GOAL OF THE EXERCISE -> Repeat the data in full. Every line must match.

---*---

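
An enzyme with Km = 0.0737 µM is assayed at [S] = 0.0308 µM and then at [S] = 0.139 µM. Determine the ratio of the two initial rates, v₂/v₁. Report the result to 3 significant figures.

Since Vmax cancels, v₂/v₁ = [S]₂(Km+[S]₁) / [S]₁(Km+[S]₂).
= 0.139×(0.0737+0.0308) / (0.0308×(0.0737+0.139)) = 0.01453/0.006551 = 2.22.

2.22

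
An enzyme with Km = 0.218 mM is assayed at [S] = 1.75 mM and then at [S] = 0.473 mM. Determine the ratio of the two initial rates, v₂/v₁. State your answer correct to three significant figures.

The fractional saturations are [S]/(Km+[S]) = 1.75/1.968 = 0.8892 and 0.473/0.6910 = 0.6845.
v₂/v₁ is just their ratio: 0.6845/0.8892 = 0.770.

0.770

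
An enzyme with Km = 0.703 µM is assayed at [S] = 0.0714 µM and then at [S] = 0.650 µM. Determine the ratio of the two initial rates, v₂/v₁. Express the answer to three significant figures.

Since Vmax cancels, v₂/v₁ = [S]₂(Km+[S]₁) / [S]₁(Km+[S]₂).
= 0.650×(0.703+0.0714) / (0.0714×(0.703+0.650)) = 0.5034/0.09660 = 5.21.

5.21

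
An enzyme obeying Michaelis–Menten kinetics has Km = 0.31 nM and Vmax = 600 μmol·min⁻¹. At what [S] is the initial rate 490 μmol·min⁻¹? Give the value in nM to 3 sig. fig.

1.38 nM

The required fractional saturation is v/Vmax = 490/600 = 0.8167.
Then [S]/(Km+[S]) = 0.8167 ⇒ [S] = 0.31 × 0.8167/(1 − 0.8167) = 1.38 nM.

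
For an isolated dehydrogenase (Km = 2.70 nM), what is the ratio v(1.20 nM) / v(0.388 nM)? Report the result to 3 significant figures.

Since Vmax cancels, v₂/v₁ = [S]₂(Km+[S]₁) / [S]₁(Km+[S]₂).
= 1.20×(2.70+0.388) / (0.388×(2.70+1.20)) = 3.706/1.513 = 2.45.

2.45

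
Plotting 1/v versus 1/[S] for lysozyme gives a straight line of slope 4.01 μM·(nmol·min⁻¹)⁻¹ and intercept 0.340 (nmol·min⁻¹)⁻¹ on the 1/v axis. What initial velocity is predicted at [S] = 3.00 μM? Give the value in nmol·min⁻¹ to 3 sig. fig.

The y-intercept is 1/Vmax, so Vmax = 1/0.340 = 2.94 nmol·min⁻¹.
The slope is Km/Vmax, so Km = 4.01 × 2.94 = 11.8 μM.
Then v = 2.94 × 3.00/(11.8 + 3.00) = 0.596 nmol·min⁻¹.

0.596 nmol·min⁻¹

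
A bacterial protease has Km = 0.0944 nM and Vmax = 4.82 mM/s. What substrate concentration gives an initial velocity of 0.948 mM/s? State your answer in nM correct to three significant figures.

0.0231 nM

The required fractional saturation is v/Vmax = 0.948/4.82 = 0.1967.
Then [S]/(Km+[S]) = 0.1967 ⇒ [S] = 0.0944 × 0.1967/(1 − 0.1967) = 0.0231 nM.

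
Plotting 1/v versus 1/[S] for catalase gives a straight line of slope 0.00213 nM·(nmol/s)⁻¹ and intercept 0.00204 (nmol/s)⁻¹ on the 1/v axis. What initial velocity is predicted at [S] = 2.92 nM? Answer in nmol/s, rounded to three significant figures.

361 nmol/s

The y-intercept is 1/Vmax, so Vmax = 1/0.00204 = 490 nmol/s.
The slope is Km/Vmax, so Km = 0.00213 × 490 = 1.04 nM.
Then v = 490 × 2.92/(1.04 + 2.92) = 361 nmol/s.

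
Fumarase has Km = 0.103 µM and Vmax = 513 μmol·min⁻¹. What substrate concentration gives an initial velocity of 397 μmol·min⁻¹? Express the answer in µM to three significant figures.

0.353 µM

The required fractional saturation is v/Vmax = 397/513 = 0.7739.
Then [S]/(Km+[S]) = 0.7739 ⇒ [S] = 0.103 × 0.7739/(1 − 0.7739) = 0.353 µM.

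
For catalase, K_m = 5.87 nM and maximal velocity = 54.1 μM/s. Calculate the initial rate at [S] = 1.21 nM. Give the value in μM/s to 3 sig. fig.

v = Vmax·[S]/(Km + [S]) = 54.1 × 1.21 / (5.87 + 1.21)
  = 65.46 / 7.080 = 9.25 μM/s.

9.25 μM/s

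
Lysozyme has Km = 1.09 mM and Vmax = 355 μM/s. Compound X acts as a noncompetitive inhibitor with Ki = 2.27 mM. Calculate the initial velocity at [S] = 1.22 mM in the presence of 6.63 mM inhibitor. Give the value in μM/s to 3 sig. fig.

With α = 1 + [I]/Ki = 1 + 6.63/2.27 = 3.921, the noncompetitive rate law is v = (Vmax/α)·[S] / (Km + [S]).
v = (355/3.921)×1.22 / (1.09 + 1.22) = 110.5/2.310 = 47.8 μM/s.

47.8 μM/s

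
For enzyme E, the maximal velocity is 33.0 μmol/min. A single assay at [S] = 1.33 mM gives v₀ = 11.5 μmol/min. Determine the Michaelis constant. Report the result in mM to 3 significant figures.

2.49 mM

v/Vmax = 11.5/33.0 = 0.3485 = [S]/(Km+[S]).
So Km + [S] = [S]/0.3485 = 3.817 mM, giving Km = 3.817 − 1.33 = 2.49 mM.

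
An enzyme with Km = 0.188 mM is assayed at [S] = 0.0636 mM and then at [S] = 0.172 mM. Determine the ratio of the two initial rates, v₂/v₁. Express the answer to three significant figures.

Since Vmax cancels, v₂/v₁ = [S]₂(Km+[S]₁) / [S]₁(Km+[S]₂).
= 0.172×(0.188+0.0636) / (0.0636×(0.188+0.172)) = 0.04328/0.02290 = 1.89.

1.89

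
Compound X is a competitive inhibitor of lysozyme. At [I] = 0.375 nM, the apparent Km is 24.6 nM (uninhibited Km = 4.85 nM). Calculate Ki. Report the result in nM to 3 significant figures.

0.0921 nM

Competitive: Km,app = α·Km with α = 1 + [I]/Ki.
α = Km,app/Km = 24.6/4.85 = 5.072.
Since α = 1 + [I]/Ki, [I]/Ki = 5.072 − 1 = 4.072 and Ki = 0.375/4.072 = 0.0921 nM.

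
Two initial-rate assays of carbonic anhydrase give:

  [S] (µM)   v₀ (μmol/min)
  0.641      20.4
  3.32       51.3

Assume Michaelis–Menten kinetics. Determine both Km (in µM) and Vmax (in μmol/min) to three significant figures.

In reciprocal form, 1/v = (Km/Vmax)·(1/[S]) + 1/Vmax. The two points give (1/[S], 1/v) = (1.560, 0.04902) and (0.3012, 0.01949).
Slope = (0.04902 − 0.01949)/(1.560 − 0.3012) = 0.02345; intercept = 0.04902 − 0.02345×1.560 = 0.01243.
Vmax = 1/intercept = 80.5 μmol/min; Km = slope × Vmax = 0.02345 × 80.5 = 1.89 µM.

Km = 1.89 µM; Vmax = 80.5 μmol/min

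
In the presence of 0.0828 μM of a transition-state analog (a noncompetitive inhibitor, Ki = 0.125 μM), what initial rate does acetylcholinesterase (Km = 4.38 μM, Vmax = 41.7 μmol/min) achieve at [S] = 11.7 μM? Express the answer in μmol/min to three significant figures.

18.3 μmol/min

With α = 1 + [I]/Ki = 1 + 0.0828/0.125 = 1.662, the noncompetitive rate law is v = (Vmax/α)·[S] / (Km + [S]).
v = (41.7/1.662)×11.7 / (4.38 + 11.7) = 293.5/16.08 = 18.3 μmol/min.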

---*---

ANSWER TO THIS EXERCISE ->
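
An enzyme with Km = 0.0737 µM is assayed at [S] = 0.0308 µM and then at [S] = 0.139 µM. Determine the ratio of the two initial rates, v₂/v₁. Report the result to 3 significant figures.

Since Vmax cancels, v₂/v₁ = [S]₂(Km+[S]₁) / [S]₁(Km+[S]₂).
= 0.139×(0.0737+0.0308) / (0.0308×(0.0737+0.139)) = 0.01453/0.006551 = 2.22.

2.22

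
An enzyme with Km = 0.218 mM is assayed at [S] = 1.75 mM and then at [S] = 0.473 mM. Determine the ratio of the two initial rates, v₂/v₁. State your answer correct to three significant figures.

The fractional saturations are [S]/(Km+[S]) = 1.75/1.968 = 0.8892 and 0.473/0.6910 = 0.6845.
v₂/v₁ is just their ratio: 0.6845/0.8892 = 0.770.

0.770

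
An enzyme with Km = 0.703 µM is assayed at [S] = 0.0714 µM and then at [S] = 0.650 µM. Determine the ratio of the two initial rates, v₂/v₁. Express the answer to three significant figures.

Since Vmax cancels, v₂/v₁ = [S]₂(Km+[S]₁) / [S]₁(Km+[S]₂).
= 0.650×(0.703+0.0714) / (0.0714×(0.703+0.650)) = 0.5034/0.09660 = 5.21.

5.21

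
An enzyme obeying Michaelis–Menten kinetics has Km = 0.31 nM and Vmax = 600 μmol·min⁻¹. At what [S] is the initial rate 490 μmol·min⁻¹? Give the value in nM to 3 sig. fig.

1.38 nM

The required fractional saturation is v/Vmax = 490/600 = 0.8167.
Then [S]/(Km+[S]) = 0.8167 ⇒ [S] = 0.31 × 0.8167/(1 − 0.8167) = 1.38 nM.

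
For an isolated dehydrogenase (Km = 2.70 nM), what is the ratio v(1.20 nM) / v(0.388 nM)? Report the result to 3 significant figures.

Since Vmax cancels, v₂/v₁ = [S]₂(Km+[S]₁) / [S]₁(Km+[S]₂).
= 1.20×(2.70+0.388) / (0.388×(2.70+1.20)) = 3.706/1.513 = 2.45.

2.45

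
Plotting 1/v versus 1/[S] for lysozyme gives a straight line of slope 4.01 μM·(nmol·min⁻¹)⁻¹ and intercept 0.340 (nmol·min⁻¹)⁻¹ on the 1/v axis. What initial velocity is predicted at [S] = 3.00 μM? Give the value in nmol·min⁻¹ to 3 sig. fig.

The y-intercept is 1/Vmax, so Vmax = 1/0.340 = 2.94 nmol·min⁻¹.
The slope is Km/Vmax, so Km = 4.01 × 2.94 = 11.8 μM.
Then v = 2.94 × 3.00/(11.8 + 3.00) = 0.596 nmol·min⁻¹.

0.596 nmol·min⁻¹

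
A bacterial protease has Km = 0.0944 nM and Vmax = 4.82 mM/s. What substrate concentration gives an initial velocity of 0.948 mM/s? State your answer in nM correct to three significant figures.

0.0231 nM

The required fractional saturation is v/Vmax = 0.948/4.82 = 0.1967.
Then [S]/(Km+[S]) = 0.1967 ⇒ [S] = 0.0944 × 0.1967/(1 − 0.1967) = 0.0231 nM.

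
Plotting 1/v versus 1/[S] for catalase gives a straight line of slope 0.00213 nM·(nmol/s)⁻¹ and intercept 0.00204 (nmol/s)⁻¹ on the 1/v axis. What initial velocity is predicted at [S] = 2.92 nM? Answer in nmol/s, rounded to three significant figures.

361 nmol/s

The y-intercept is 1/Vmax, so Vmax = 1/0.00204 = 490 nmol/s.
The slope is Km/Vmax, so Km = 0.00213 × 490 = 1.04 nM.
Then v = 490 × 2.92/(1.04 + 2.92) = 361 nmol/s.

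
Fumarase has Km = 0.103 µM and Vmax = 513 μmol·min⁻¹. What substrate concentration gives an initial velocity of 397 μmol·min⁻¹? Express the answer in µM to three significant figures.

0.353 µM

The required fractional saturation is v/Vmax = 397/513 = 0.7739.
Then [S]/(Km+[S]) = 0.7739 ⇒ [S] = 0.103 × 0.7739/(1 − 0.7739) = 0.353 µM.

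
For catalase, K_m = 5.87 nM and maximal velocity = 54.1 μM/s. Calculate the initial rate at [S] = 1.21 nM. Give the value in μM/s to 3 sig. fig.

v = Vmax·[S]/(Km + [S]) = 54.1 × 1.21 / (5.87 + 1.21)
  = 65.46 / 7.080 = 9.25 μM/s.

9.25 μM/s

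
Lysozyme has Km = 1.09 mM and Vmax = 355 μM/s. Compound X acts as a noncompetitive inhibitor with Ki = 2.27 mM. Calculate the initial velocity at [S] = 1.22 mM in the presence of 6.63 mM inhibitor. Give the value in μM/s to 3 sig. fig.

With α = 1 + [I]/Ki = 1 + 6.63/2.27 = 3.921, the noncompetitive rate law is v = (Vmax/α)·[S] / (Km + [S]).
v = (355/3.921)×1.22 / (1.09 + 1.22) = 110.5/2.310 = 47.8 μM/s.

47.8 μM/s

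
For enzyme E, the maximal velocity is 33.0 μmol/min. A single assay at [S] = 1.33 mM gives v₀ = 11.5 μmol/min. Determine the Michaelis constant. Report the result in mM to 3 significant figures.

2.49 mM

v/Vmax = 11.5/33.0 = 0.3485 = [S]/(Km+[S]).
So Km + [S] = [S]/0.3485 = 3.817 mM, giving Km = 3.817 − 1.33 = 2.49 mM.

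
An enzyme with Km = 0.188 mM is assayed at [S] = 0.0636 mM and then at [S] = 0.172 mM. Determine the ratio of the two initial rates, v₂/v₁. Express the answer to three significant figures.

Since Vmax cancels, v₂/v₁ = [S]₂(Km+[S]₁) / [S]₁(Km+[S]₂).
= 0.172×(0.188+0.0636) / (0.0636×(0.188+0.172)) = 0.04328/0.02290 = 1.89.

1.89

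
Compound X is a competitive inhibitor of lysozyme. At [I] = 0.375 nM, the apparent Km is 24.6 nM (uninhibited Km = 4.85 nM). Calculate Ki. Report the result in nM to 3 significant figures.

0.0921 nM

Competitive: Km,app = α·Km with α = 1 + [I]/Ki.
α = Km,app/Km = 24.6/4.85 = 5.072.
Since α = 1 + [I]/Ki, [I]/Ki = 5.072 − 1 = 4.072 and Ki = 0.375/4.072 = 0.0921 nM.

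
Two initial-rate assays of carbonic anhydrase give:

  [S] (µM)   v₀ (μmol/min)
  0.641      20.4
  3.32       51.3

Assume Michaelis–Menten kinetics. Determine both Km (in µM) and Vmax (in μmol/min) to three significant figures.

In reciprocal form, 1/v = (Km/Vmax)·(1/[S]) + 1/Vmax. The two points give (1/[S], 1/v) = (1.560, 0.04902) and (0.3012, 0.01949).
Slope = (0.04902 − 0.01949)/(1.560 − 0.3012) = 0.02345; intercept = 0.04902 − 0.02345×1.560 = 0.01243.
Vmax = 1/intercept = 80.5 μmol/min; Km = slope × Vmax = 0.02345 × 80.5 = 1.89 µM.

Km = 1.89 µM; Vmax = 80.5 μmol/min

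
In the presence of 0.0828 μM of a transition-state analog (a noncompetitive inhibitor, Ki = 0.125 μM), what initial rate does acetylcholinesterase (Km = 4.38 μM, Vmax = 41.7 μmol/min) achieve at [S] = 11.7 μM? Express the answer in μmol/min to three significant figures.

18.3 μmol/min

With α = 1 + [I]/Ki = 1 + 0.0828/0.125 = 1.662, the noncompetitive rate law is v = (Vmax/α)·[S] / (Km + [S]).
v = (41.7/1.662)×11.7 / (4.38 + 11.7) = 293.5/16.08 = 18.3 μmol/min.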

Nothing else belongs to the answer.